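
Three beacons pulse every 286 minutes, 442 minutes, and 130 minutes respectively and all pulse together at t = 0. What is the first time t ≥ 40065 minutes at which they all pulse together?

48620 minutes

Joint pulses occur at multiples of LCM(286, 442, 130).
286 = 2 × 11 × 13
442 = 2 × 13 × 17
130 = 2 × 5 × 13
LCM(286, 442, 130) = 2 × 5 × 11 × 13 × 17 = 24310.
Smallest multiple of 24310 that is ≥ 40065: ⌈40065/24310⌉ × 24310 = 2 × 24310 = 48620.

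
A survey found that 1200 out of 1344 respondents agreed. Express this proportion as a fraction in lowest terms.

1200 = 2^4 × 3 × 5^2
1344 = 2^6 × 3 × 7
gcd(1200, 1344) = 2^4 × 3 = 48.
Divide numerator and denominator by 48: 1200/1344 = 25/28.

25/28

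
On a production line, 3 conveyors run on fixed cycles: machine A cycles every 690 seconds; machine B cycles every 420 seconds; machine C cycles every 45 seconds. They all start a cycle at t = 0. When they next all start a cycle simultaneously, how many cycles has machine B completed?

69 cycles

They are all back at their starting positions together after one LCM of the periods.
690 = 2 × 3 × 5 × 23
420 = 2^2 × 3 × 5 × 7
45 = 3^2 × 5
LCM(690, 420, 45) = 2^2 × 3^2 × 5 × 7 × 23 = 28980.
Cycles for period 420: 28980 / 420 = 69.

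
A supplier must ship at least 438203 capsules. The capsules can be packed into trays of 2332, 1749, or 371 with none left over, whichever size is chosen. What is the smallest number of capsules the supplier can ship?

440748

The number of capsules must be a common multiple of 2332, 1749, and 371, so a multiple of their LCM.
2332 = 2^2 × 11 × 53
1749 = 3 × 11 × 53
371 = 7 × 53
LCM(2332, 1749, 371) = 2^2 × 3 × 7 × 11 × 53 = 48972.
Smallest multiple of 48972 that is ≥ 438203: ⌈438203/48972⌉ × 48972 = 9 × 48972 = 440748.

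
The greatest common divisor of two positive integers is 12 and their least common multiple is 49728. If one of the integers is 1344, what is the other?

444

For two integers, gcd × lcm = product, so the other is (12 × 49728) / 1344 = 596736 / 1344 = 444.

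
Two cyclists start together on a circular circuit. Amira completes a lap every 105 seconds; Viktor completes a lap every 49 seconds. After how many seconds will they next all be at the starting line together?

735 seconds

They coincide at every common multiple of the periods; the first is the LCM.
105 = 3 × 5 × 7
49 = 7^2
LCM(105, 49) = 3 × 5 × 7^2 = 735.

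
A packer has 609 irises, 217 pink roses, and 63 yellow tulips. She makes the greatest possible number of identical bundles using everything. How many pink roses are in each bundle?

Number of bundles = gcd(609, 217, 63).
609 = 3 × 7 × 29
217 = 7 × 31
63 = 3^2 × 7
gcd(609, 217, 63) = 7.
pink roses per bundle = 217 / 7 = 31.

31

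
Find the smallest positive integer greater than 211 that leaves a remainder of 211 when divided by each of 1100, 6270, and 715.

815311

N − 211 must be a common multiple of 1100, 6270, and 715.
1100 = 2^2 × 5^2 × 11
6270 = 2 × 3 × 5 × 11 × 19
715 = 5 × 11 × 13
LCM(1100, 6270, 715) = 2^2 × 3 × 5^2 × 11 × 13 × 19 = 815100.
Smallest N > 211 is LCM + 211 = 815100 + 211 = 815311.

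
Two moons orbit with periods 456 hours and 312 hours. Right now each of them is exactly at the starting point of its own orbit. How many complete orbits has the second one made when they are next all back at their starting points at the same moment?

19 orbits

They are all back at their starting positions together after one LCM of the periods.
456 = 2^3 × 3 × 19
312 = 2^3 × 3 × 13
LCM(456, 312) = 2^3 × 3 × 13 × 19 = 5928.
Orbits for period 312: 5928 / 312 = 19.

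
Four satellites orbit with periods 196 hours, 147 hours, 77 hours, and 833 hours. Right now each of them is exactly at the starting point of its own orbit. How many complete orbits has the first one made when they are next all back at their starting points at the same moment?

The first common completion time is the LCM of the periods.
196 = 2^2 × 7^2
147 = 3 × 7^2
77 = 7 × 11
833 = 7^2 × 17
LCM(196, 147, 77, 833) = 2^2 × 3 × 7^2 × 11 × 17 = 109956.
Orbits for period 196: 109956 / 196 = 561.

561 orbits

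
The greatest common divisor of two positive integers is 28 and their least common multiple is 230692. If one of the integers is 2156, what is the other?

For two integers, gcd × lcm = product, so the other is (28 × 230692) / 2156 = 6459376 / 2156 = 2996.

2996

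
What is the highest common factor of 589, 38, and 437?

19

589 = 19 × 31
38 = 2 × 19
437 = 19 × 23
gcd(589, 38, 437) = 19.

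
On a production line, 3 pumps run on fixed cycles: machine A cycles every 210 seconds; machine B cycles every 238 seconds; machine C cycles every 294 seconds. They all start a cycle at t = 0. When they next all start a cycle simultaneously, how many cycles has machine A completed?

The first common completion time is the LCM of the periods.
210 = 2 × 3 × 5 × 7
238 = 2 × 7 × 17
294 = 2 × 3 × 7^2
LCM(210, 238, 294) = 2 × 3 × 5 × 7^2 × 17 = 24990.
Cycles for period 210: 24990 / 210 = 119.

119 cycles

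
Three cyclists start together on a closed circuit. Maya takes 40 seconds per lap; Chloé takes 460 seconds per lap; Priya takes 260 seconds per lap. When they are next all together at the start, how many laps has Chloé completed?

The first common completion time is the LCM of the periods.
40 = 2^3 × 5
460 = 2^2 × 5 × 23
260 = 2^2 × 5 × 13
LCM(40, 460, 260) = 2^3 × 5 × 13 × 23 = 11960.
Laps for period 460: 11960 / 460 = 26.

26 laps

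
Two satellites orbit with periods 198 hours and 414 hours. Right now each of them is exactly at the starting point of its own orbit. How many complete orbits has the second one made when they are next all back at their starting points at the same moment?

11 orbits

All finish a whole number of cycles simultaneously at t = LCM of the periods.
198 = 2 × 3^2 × 11
414 = 2 × 3^2 × 23
LCM(198, 414) = 2 × 3^2 × 11 × 23 = 4554.
Orbits for period 414: 4554 / 414 = 11.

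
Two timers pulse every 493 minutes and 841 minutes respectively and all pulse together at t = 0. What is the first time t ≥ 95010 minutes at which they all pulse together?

100079 minutes

Joint pulses occur at multiples of LCM(493, 841).
493 = 17 × 29
841 = 29^2
LCM(493, 841) = 17 × 29^2 = 14297.
Smallest multiple of 14297 that is ≥ 95010: ⌈95010/14297⌉ × 14297 = 7 × 14297 = 100079.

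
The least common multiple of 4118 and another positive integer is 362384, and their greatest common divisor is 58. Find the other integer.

gcd × lcm = product of the two integers, so the other integer is (58 × 362384) / 4118 = 5104.

5104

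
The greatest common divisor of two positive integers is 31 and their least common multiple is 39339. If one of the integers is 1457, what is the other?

837

For two integers, gcd × lcm = product, so the other is (31 × 39339) / 1457 = 1219509 / 1457 = 837.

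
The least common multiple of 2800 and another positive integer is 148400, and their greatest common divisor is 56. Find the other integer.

2968

gcd × lcm = product of the two integers, so the other integer is (56 × 148400) / 2800 = 2968.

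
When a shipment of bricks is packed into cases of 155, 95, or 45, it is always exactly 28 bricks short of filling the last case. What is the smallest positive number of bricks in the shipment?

Being 28 short of a full case of size k means N ≡ −28 (mod k), i.e. N + 28 is a multiple of each size.
155 = 5 × 31
95 = 5 × 19
45 = 3^2 × 5
LCM(155, 95, 45) = 3^2 × 5 × 19 × 31 = 26505.
Smallest positive N is 26505 − 28 = 26477.

26477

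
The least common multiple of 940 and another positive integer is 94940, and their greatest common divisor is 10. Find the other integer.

gcd × lcm = product of the two integers, so the other integer is (10 × 94940) / 940 = 1010.

1010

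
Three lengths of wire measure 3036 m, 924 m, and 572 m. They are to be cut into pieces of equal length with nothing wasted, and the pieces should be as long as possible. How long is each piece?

The greatest length dividing all of 3036, 924, and 572 is their gcd.
3036 = 2^2 × 3 × 11 × 23
924 = 2^2 × 3 × 7 × 11
572 = 2^2 × 11 × 13
gcd(3036, 924, 572) = 2^2 × 11 = 44.

44 m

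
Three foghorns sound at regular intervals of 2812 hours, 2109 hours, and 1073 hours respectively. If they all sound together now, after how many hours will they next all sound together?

244644 hours

They coincide at every common multiple of the periods; the first is the LCM.
2812 = 2^2 × 19 × 37
2109 = 3 × 19 × 37
1073 = 29 × 37
LCM(2812, 2109, 1073) = 2^2 × 3 × 19 × 29 × 37 = 244644.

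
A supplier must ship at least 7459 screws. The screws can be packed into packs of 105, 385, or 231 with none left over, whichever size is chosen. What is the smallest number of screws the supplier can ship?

The number of screws must be a common multiple of 105, 385, and 231, so a multiple of their LCM.
105 = 3 × 5 × 7
385 = 5 × 7 × 11
231 = 3 × 7 × 11
LCM(105, 385, 231) = 3 × 5 × 7 × 11 = 1155.
Smallest multiple of 1155 that is ≥ 7459: ⌈7459/1155⌉ × 1155 = 7 × 1155 = 8085.

8085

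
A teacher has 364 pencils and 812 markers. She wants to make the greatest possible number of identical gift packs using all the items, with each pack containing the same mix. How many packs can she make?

28 packs

By the Euclidean algorithm:
812 = 2 × 364 + 84
364 = 4 × 84 + 28
84 = 3 × 28 + 0
gcd(364, 812) = 28.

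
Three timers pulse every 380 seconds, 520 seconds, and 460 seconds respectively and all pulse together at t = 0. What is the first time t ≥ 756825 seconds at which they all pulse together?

Joint pulses occur at multiples of LCM(380, 520, 460).
380 = 2^2 × 5 × 19
520 = 2^3 × 5 × 13
460 = 2^2 × 5 × 23
LCM(380, 520, 460) = 2^3 × 5 × 13 × 19 × 23 = 227240.
Smallest multiple of 227240 that is ≥ 756825: ⌈756825/227240⌉ × 227240 = 4 × 227240 = 908960.

908960 seconds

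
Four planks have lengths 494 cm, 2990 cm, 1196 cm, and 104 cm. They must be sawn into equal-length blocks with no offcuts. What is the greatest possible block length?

26 cm

This is the greatest common divisor of 494, 2990, 1196, and 104.
494 = 2 × 13 × 19
2990 = 2 × 5 × 13 × 23
1196 = 2^2 × 13 × 23
104 = 2^3 × 13
gcd(494, 2990, 1196, 104) = 2 × 13 = 26.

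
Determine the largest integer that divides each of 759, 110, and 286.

759 = 3 × 11 × 23
110 = 2 × 5 × 11
286 = 2 × 11 × 13
gcd(759, 110, 286) = 11.

11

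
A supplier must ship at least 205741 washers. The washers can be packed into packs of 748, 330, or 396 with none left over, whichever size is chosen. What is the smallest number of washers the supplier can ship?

The number of washers must be a common multiple of 748, 330, and 396, so a multiple of their LCM.
748 = 2^2 × 11 × 17
330 = 2 × 3 × 5 × 11
396 = 2^2 × 3^2 × 11
LCM(748, 330, 396) = 2^2 × 3^2 × 5 × 11 × 17 = 33660.
Smallest multiple of 33660 that is ≥ 205741: ⌈205741/33660⌉ × 33660 = 7 × 33660 = 235620.

235620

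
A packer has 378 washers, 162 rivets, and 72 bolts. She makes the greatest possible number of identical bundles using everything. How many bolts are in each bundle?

Number of bundles = gcd(378, 162, 72).
378 = 2 × 3^3 × 7
162 = 2 × 3^4
72 = 2^3 × 3^2
gcd(378, 162, 72) = 2 × 3^2 = 18.
bolts per bundle = 72 / 18 = 4.

4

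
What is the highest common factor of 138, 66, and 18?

6

138 = 2 × 3 × 23
66 = 2 × 3 × 11
18 = 2 × 3^2
gcd(138, 66, 18) = 2 × 3 = 6.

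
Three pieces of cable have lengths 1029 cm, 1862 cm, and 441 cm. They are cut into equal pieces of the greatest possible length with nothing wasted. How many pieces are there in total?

Piece length = gcd(1029, 1862, 441).
1029 = 3 × 7^3
1862 = 2 × 7^2 × 19
441 = 3^2 × 7^2
gcd(1029, 1862, 441) = 7^2 = 49.
Total pieces = 1029/49 + 1862/49 + 441/49 = 21 + 38 + 9 = 68.

68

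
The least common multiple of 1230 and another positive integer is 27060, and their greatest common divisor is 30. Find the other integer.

gcd × lcm = product of the two integers, so the other integer is (30 × 27060) / 1230 = 660.

660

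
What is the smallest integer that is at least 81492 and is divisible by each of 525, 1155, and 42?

The integer must be a common multiple of 525, 1155, and 42, so a multiple of their LCM.
525 = 3 × 5^2 × 7
1155 = 3 × 5 × 7 × 11
42 = 2 × 3 × 7
LCM(525, 1155, 42) = 2 × 3 × 5^2 × 7 × 11 = 11550.
Smallest multiple of 11550 that is ≥ 81492: ⌈81492/11550⌉ × 11550 = 8 × 11550 = 92400.

92400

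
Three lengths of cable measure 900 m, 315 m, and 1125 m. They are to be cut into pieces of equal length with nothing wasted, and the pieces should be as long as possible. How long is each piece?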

=======

YOUR INSTRUCTIONS: Output nothing but the lines from the one containing "The least common multiple of 1230" through the last line of the data, exactly as they stand.

EXERCISE RESULT:
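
The least common multiple of 1230 and another positive integer is 27060, and their greatest common divisor is 30. Find the other integer.

gcd × lcm = product of the two integers, so the other integer is (30 × 27060) / 1230 = 660.

660

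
What is the smallest integer that is at least 81492 and is divisible by each of 525, 1155, and 42?

The integer must be a common multiple of 525, 1155, and 42, so a multiple of their LCM.
525 = 3 × 5^2 × 7
1155 = 3 × 5 × 7 × 11
42 = 2 × 3 × 7
LCM(525, 1155, 42) = 2 × 3 × 5^2 × 7 × 11 = 11550.
Smallest multiple of 11550 that is ≥ 81492: ⌈81492/11550⌉ × 11550 = 8 × 11550 = 92400.

92400

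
Three lengths of cable measure 900 m, 315 m, and 1125 m. They are to be cut into pieces of equal length with nothing wasted, and the pieces should be as long as possible. How long is each piece?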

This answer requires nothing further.